BEGIN EXCERPTED DATA
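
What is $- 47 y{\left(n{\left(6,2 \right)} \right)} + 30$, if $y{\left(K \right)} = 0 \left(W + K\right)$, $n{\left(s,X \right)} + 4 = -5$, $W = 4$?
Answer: $30$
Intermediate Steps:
$n{\left(s,X \right)} = -9$ ($n{\left(s,X \right)} = -4 - 5 = -9$)
$y{\left(K \right)} = 0$ ($y{\left(K \right)} = 0 \left(4 + K\right) = 0$)
$- 47 y{\left(n{\left(6,2 \right)} \right)} + 30 = \left(-47\right) 0 + 30 = 0 + 30 = 30$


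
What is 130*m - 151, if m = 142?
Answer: 18309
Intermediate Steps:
130*m - 151 = 130*142 - 151 = 18460 - 151 = 18309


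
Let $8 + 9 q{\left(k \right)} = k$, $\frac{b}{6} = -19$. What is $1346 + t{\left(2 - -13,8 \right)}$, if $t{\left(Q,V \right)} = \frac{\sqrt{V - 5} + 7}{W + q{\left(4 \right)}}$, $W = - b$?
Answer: $\frac{196525}{146} + \frac{9 \sqrt{3}}{1022} \approx 1346.1$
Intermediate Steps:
$b = -114$ ($b = 6 \left(-19\right) = -114$)
$W = 114$ ($W = \left(-1\right) \left(-114\right) = 114$)
$q{\left(k \right)} = - \frac{8}{9} + \frac{k}{9}$
$t{\left(Q,V \right)} = \frac{9}{146} + \frac{9 \sqrt{-5 + V}}{1022}$ ($t{\left(Q,V \right)} = \frac{\sqrt{V - 5} + 7}{114 + \left(- \frac{8}{9} + \frac{1}{9} \cdot 4\right)} = \frac{\sqrt{-5 + V} + 7}{114 + \left(- \frac{8}{9} + \frac{4}{9}\right)} = \frac{7 + \sqrt{-5 + V}}{114 - \frac{4}{9}} = \frac{7 + \sqrt{-5 + V}}{\frac{1022}{9}} = \left(7 + \sqrt{-5 + V}\right) \frac{9}{1022} = \frac{9}{146} + \frac{9 \sqrt{-5 + V}}{1022}$)
$1346 + t{\left(2 - -13,8 \right)} = 1346 + \left(\frac{9}{146} + \frac{9 \sqrt{-5 + 8}}{1022}\right) = 1346 + \left(\frac{9}{146} + \frac{9 \sqrt{3}}{1022}\right) = \frac{196525}{146} + \frac{9 \sqrt{3}}{1022}$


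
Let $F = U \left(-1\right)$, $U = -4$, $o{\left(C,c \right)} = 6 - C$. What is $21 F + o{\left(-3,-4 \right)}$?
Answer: $93$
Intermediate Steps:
$F = 4$ ($F = \left(-4\right) \left(-1\right) = 4$)
$21 F + o{\left(-3,-4 \right)} = 21 \cdot 4 + \left(6 - -3\right) = 84 + \left(6 + 3\right) = 84 + 9 = 93$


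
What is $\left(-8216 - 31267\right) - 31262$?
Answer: $-70745$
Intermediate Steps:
$\left(-8216 - 31267\right) - 31262 = -39483 - 31262 = -70745$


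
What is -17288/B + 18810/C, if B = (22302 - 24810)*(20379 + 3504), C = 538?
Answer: 140837661223/4028178429 ≈ 34.963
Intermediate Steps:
B = -59898564 (B = -2508*23883 = -59898564)
-17288/B + 18810/C = -17288/(-59898564) + 18810/538 = -17288*(-1/59898564) + 18810*(1/538) = 4322/14974641 + 9405/269 = 140837661223/4028178429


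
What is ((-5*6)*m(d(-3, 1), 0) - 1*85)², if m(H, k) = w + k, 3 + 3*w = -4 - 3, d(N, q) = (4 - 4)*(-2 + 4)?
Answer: 225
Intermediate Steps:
d(N, q) = 0 (d(N, q) = 0*2 = 0)
w = -10/3 (w = -1 + (-4 - 3)/3 = -1 + (⅓)*(-7) = -1 - 7/3 = -10/3 ≈ -3.3333)
m(H, k) = -10/3 + k
((-5*6)*m(d(-3, 1), 0) - 1*85)² = ((-5*6)*(-10/3 + 0) - 1*85)² = (-30*(-10/3) - 85)² = (100 - 85)² = 15² = 225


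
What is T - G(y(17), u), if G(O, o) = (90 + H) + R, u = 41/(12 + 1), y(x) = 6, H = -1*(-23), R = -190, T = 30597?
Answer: 30674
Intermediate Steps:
H = 23
u = 41/13 ≈ 3.1538
G(O, o) = -77 (G(O, o) = (90 + 23) - 190 = 113 - 190 = -77)
T - G(y(17), u) = 30597 - 1*(-77) = 30597 + 77 = 30674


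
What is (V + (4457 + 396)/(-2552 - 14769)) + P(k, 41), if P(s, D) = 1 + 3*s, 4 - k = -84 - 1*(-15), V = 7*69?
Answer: 12171810/17321 ≈ 702.72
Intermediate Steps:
V = 483
k = 73 (k = 4 - (-84 - 1*(-15)) = 4 - (-84 + 15) = 4 - 1*(-69) = 4 + 69 = 73)
(V + (4457 + 396)/(-2552 - 14769)) + P(k, 41) = (483 + (4457 + 396)/(-2552 - 14769)) + (1 + 3*73) = (483 + 4853/(-17321)) + (1 + 219) = (483 + 4853*(-1/17321)) + 220 = (483 - 4853/17321) + 220 = 8361190/17321 + 220 = 12171810/17321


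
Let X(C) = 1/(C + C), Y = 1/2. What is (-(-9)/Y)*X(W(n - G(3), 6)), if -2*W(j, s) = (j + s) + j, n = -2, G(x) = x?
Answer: 9/2 ≈ 4.5000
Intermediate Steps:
Y = ½ ≈ 0.50000
W(j, s) = -j - s/2 (W(j, s) = -((j + s) + j)/2 = -(s + 2*j)/2 = -j - s/2)
X(C) = 1/(2*C)
(-(-9)/Y)*X(W(n - G(3), 6)) = (-(-9)/½)*(1/(2*(-(-2 - 1*3) - ½*6))) = (-(-9)*2)*(1/(2*(-(-2 - 3) - 3))) = (-3*(-6))*(1/(2*(-1*(-5) - 3))) = 18*(1/(2*(5 - 3))) = 18*((½)/2) = 18*((½)*(½)) = 18*(¼) = 9/2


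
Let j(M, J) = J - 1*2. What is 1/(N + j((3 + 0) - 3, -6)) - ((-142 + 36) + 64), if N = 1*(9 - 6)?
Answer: 209/5 ≈ 41.800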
END EXCERPTED DATA
**WORK TO COMPLETE**
Every line of the entries above that holds "Answer" should be copied out.

**WORKED SOLUTION**
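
Answer: $30$
Answer: 18309
Answer: $\frac{196525}{146} + \frac{9 \sqrt{3}}{1022} \approx 1346.1$
Answer: $93$
Answer: $-70745$
Answer: 140837661223/4028178429 ≈ 34.963
Answer: 225
Answer: 30674
Answer: 12171810/17321 ≈ 702.72
Answer: 9/2 ≈ 4.5000
Answer: 209/5 ≈ 41.800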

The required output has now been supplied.